#### [What you are asked to do]
Could you write the entries out again, exactly as they are?
### Task input ###
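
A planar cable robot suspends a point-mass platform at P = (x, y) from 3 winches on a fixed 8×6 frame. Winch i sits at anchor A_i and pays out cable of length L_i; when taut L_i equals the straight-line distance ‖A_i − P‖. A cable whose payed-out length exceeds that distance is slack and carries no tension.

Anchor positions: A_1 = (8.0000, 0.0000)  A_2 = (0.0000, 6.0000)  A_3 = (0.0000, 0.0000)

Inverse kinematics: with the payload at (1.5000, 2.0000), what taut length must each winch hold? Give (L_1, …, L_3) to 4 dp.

cable 1: Δx=6.5000, Δy=-2.0000; L_1 = √(Δx²+Δy²) = 6.8007
cable 2: Δx=-1.5000, Δy=4.0000; L_2 = √(Δx²+Δy²) = 4.2720
cable 3: Δx=-1.5000, Δy=-2.0000; L_3 = √(Δx²+Δy²) = 2.5000

(6.8007, 4.2720, 2.5000)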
###
#### [Task answer]
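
A planar cable robot suspends a point-mass platform at P = (x, y) from 3 winches on a fixed 8×6 frame. Winch i sits at anchor A_i and pays out cable of length L_i; when taut L_i equals the straight-line distance ‖A_i − P‖. A cable whose payed-out length exceeds that distance is slack and carries no tension.

Anchor positions: A_1 = (8.0000, 0.0000)  A_2 = (0.0000, 6.0000)  A_3 = (0.0000, 0.0000)

Inverse kinematics: with the payload at (1.5000, 2.0000), what taut length must each winch hold? Give (L_1, …, L_3) to 4 dp.

cable 1: Δx=6.5000, Δy=-2.0000; L_1 = √(Δx²+Δy²) = 6.8007
cable 2: Δx=-1.5000, Δy=4.0000; L_2 = √(Δx²+Δy²) = 4.2720
cable 3: Δx=-1.5000, Δy=-2.0000; L_3 = √(Δx²+Δy²) = 2.5000

(6.8007, 4.2720, 2.5000)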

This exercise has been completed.